● **How to complete this task**: Extract the data exactly, missing nothing.

● **Source information**:
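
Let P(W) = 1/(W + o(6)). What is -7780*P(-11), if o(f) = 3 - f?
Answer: 3890/7 ≈ 555.71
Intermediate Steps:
P(W) = 1/(-3 + W) (P(W) = 1/(W + (3 - 1*6)) = 1/(W + (3 - 6)) = 1/(W - 3) = 1/(-3 + W))
-7780*P(-11) = -7780/(-3 - 11) = -7780/(-14) = -7780*(-1/14) = 3890/7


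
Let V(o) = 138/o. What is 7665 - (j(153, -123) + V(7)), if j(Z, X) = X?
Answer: 54378/7 ≈ 7768.3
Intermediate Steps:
7665 - (j(153, -123) + V(7)) = 7665 - (-123 + 138/7) = 7665 - 1*(-723/7) = 7665 + 723/7 = 54378/7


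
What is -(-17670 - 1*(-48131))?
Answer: -30461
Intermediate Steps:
-(-17670 - 1*(-48131)) = -(-17670 + 48131) = -1*30461 = -30461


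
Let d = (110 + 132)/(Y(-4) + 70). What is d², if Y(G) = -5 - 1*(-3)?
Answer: 14641/1156 ≈ 12.665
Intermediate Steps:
Y(G) = -2 (Y(G) = -5 + 3 = -2)
d = 121/34 (d = (110 + 132)/(-2 + 70) = 242/68 = 242*(1/68) = 121/34 ≈ 3.5588)
d² = (121/34)² = 14641/1156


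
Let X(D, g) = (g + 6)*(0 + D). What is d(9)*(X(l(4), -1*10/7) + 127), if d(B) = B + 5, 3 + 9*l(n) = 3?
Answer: 1778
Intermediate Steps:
l(n) = 0 (l(n) = -⅓ + (⅑)*3 = -⅓ + ⅓ = 0)
d(B) = 5 + B
X(D, g) = D*(6 + g) (X(D, g) = (6 + g)*D = D*(6 + g))
d(9)*(X(l(4), -1*10/7) + 127) = (5 + 9)*(0*(6 - 1*10/7) + 127) = 14*(0*(6 - 10*⅐) + 127) = 14*(0*(6 - 10/7) + 127) = 14*(0*(32/7) + 127) = 14*(0 + 127) = 14*127 = 1778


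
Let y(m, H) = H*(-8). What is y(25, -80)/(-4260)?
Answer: -32/213 ≈ -0.15023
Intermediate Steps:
y(m, H) = -8*H
y(25, -80)/(-4260) = -8*(-80)/(-4260) = 640*(-1/4260) = -32/213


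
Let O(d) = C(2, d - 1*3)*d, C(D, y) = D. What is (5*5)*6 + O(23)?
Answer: 196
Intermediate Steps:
O(d) = 2*d
(5*5)*6 + O(23) = (5*5)*6 + 2*23 = 25*6 + 46 = 150 + 46 = 196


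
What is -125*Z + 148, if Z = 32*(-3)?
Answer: 12148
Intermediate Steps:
Z = -96
-125*Z + 148 = -125*(-96) + 148 = 12000 + 148 = 12148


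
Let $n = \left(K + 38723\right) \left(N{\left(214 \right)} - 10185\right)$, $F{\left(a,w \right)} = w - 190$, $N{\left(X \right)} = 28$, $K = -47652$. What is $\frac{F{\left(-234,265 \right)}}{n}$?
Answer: $\frac{75}{90691853} \approx 8.2698 \cdot 10^{-7}$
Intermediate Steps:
$F{\left(a,w \right)} = -190 + w$
$n = 90691853$ ($n = \left(-47652 + 38723\right) \left(28 - 10185\right) = \left(-8929\right) \left(-10157\right) = 90691853$)
$\frac{F{\left(-234,265 \right)}}{n} = \frac{-190 + 265}{90691853} = 75 \cdot \frac{1}{90691853} = \frac{75}{90691853}$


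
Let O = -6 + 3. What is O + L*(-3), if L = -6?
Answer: 15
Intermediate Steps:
O = -3
O + L*(-3) = -3 - 6*(-3) = -3 + 18 = 15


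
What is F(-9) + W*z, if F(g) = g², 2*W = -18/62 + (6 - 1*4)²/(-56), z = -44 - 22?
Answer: 40335/434 ≈ 92.938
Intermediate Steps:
z = -66
W = -157/868 (W = (-18/62 + (6 - 1*4)²/(-56))/2 = (-18*1/62 + (6 - 4)²*(-1/56))/2 = (-9/31 + 2²*(-1/56))/2 = (-9/31 + 4*(-1/56))/2 = (-9/31 - 1/14)/2 = (½)*(-157/434) = -157/868 ≈ -0.18088)
F(-9) + W*z = (-9)² - 157/868*(-66) = 81 + 5181/434 = 40335/434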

● **Solution for this problem**:
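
Let P(W) = 1/(W + o(6)). What is -7780*P(-11), if o(f) = 3 - f?
Answer: 3890/7 ≈ 555.71
Intermediate Steps:
P(W) = 1/(-3 + W) (P(W) = 1/(W + (3 - 1*6)) = 1/(W + (3 - 6)) = 1/(W - 3) = 1/(-3 + W))
-7780*P(-11) = -7780/(-3 - 11) = -7780/(-14) = -7780*(-1/14) = 3890/7


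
Let V(o) = 138/o. What is 7665 - (j(153, -123) + V(7)), if j(Z, X) = X?
Answer: 54378/7 ≈ 7768.3
Intermediate Steps:
7665 - (j(153, -123) + V(7)) = 7665 - (-123 + 138/7) = 7665 - 1*(-723/7) = 7665 + 723/7 = 54378/7


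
What is -(-17670 - 1*(-48131))?
Answer: -30461
Intermediate Steps:
-(-17670 - 1*(-48131)) = -(-17670 + 48131) = -1*30461 = -30461


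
Let d = (110 + 132)/(Y(-4) + 70). What is d², if Y(G) = -5 - 1*(-3)?
Answer: 14641/1156 ≈ 12.665
Intermediate Steps:
Y(G) = -2 (Y(G) = -5 + 3 = -2)
d = 121/34 (d = (110 + 132)/(-2 + 70) = 242/68 = 242*(1/68) = 121/34 ≈ 3.5588)
d² = (121/34)² = 14641/1156


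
Let X(D, g) = (g + 6)*(0 + D). What is d(9)*(X(l(4), -1*10/7) + 127), if d(B) = B + 5, 3 + 9*l(n) = 3?
Answer: 1778
Intermediate Steps:
l(n) = 0 (l(n) = -⅓ + (⅑)*3 = -⅓ + ⅓ = 0)
d(B) = 5 + B
X(D, g) = D*(6 + g) (X(D, g) = (6 + g)*D = D*(6 + g))
d(9)*(X(l(4), -1*10/7) + 127) = (5 + 9)*(0*(6 - 1*10/7) + 127) = 14*(0*(6 - 10*⅐) + 127) = 14*(0*(6 - 10/7) + 127) = 14*(0*(32/7) + 127) = 14*(0 + 127) = 14*127 = 1778


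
Let y(m, H) = H*(-8). What is y(25, -80)/(-4260)?
Answer: -32/213 ≈ -0.15023
Intermediate Steps:
y(m, H) = -8*H
y(25, -80)/(-4260) = -8*(-80)/(-4260) = 640*(-1/4260) = -32/213


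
Let O(d) = C(2, d - 1*3)*d, C(D, y) = D. What is (5*5)*6 + O(23)?
Answer: 196
Intermediate Steps:
O(d) = 2*d
(5*5)*6 + O(23) = (5*5)*6 + 2*23 = 25*6 + 46 = 150 + 46 = 196


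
What is -125*Z + 148, if Z = 32*(-3)?
Answer: 12148
Intermediate Steps:
Z = -96
-125*Z + 148 = -125*(-96) + 148 = 12000 + 148 = 12148


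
Let $n = \left(K + 38723\right) \left(N{\left(214 \right)} - 10185\right)$, $F{\left(a,w \right)} = w - 190$, $N{\left(X \right)} = 28$, $K = -47652$. What is $\frac{F{\left(-234,265 \right)}}{n}$?
Answer: $\frac{75}{90691853} \approx 8.2698 \cdot 10^{-7}$
Intermediate Steps:
$F{\left(a,w \right)} = -190 + w$
$n = 90691853$ ($n = \left(-47652 + 38723\right) \left(28 - 10185\right) = \left(-8929\right) \left(-10157\right) = 90691853$)
$\frac{F{\left(-234,265 \right)}}{n} = \frac{-190 + 265}{90691853} = 75 \cdot \frac{1}{90691853} = \frac{75}{90691853}$


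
Let O = -6 + 3. What is O + L*(-3), if L = -6?
Answer: 15
Intermediate Steps:
O = -3
O + L*(-3) = -3 - 6*(-3) = -3 + 18 = 15


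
What is F(-9) + W*z, if F(g) = g², 2*W = -18/62 + (6 - 1*4)²/(-56), z = -44 - 22?
Answer: 40335/434 ≈ 92.938
Intermediate Steps:
z = -66
W = -157/868 (W = (-18/62 + (6 - 1*4)²/(-56))/2 = (-18*1/62 + (6 - 4)²*(-1/56))/2 = (-9/31 + 2²*(-1/56))/2 = (-9/31 + 4*(-1/56))/2 = (-9/31 - 1/14)/2 = (½)*(-157/434) = -157/868 ≈ -0.18088)
F(-9) + W*z = (-9)² - 157/868*(-66) = 81 + 5181/434 = 40335/434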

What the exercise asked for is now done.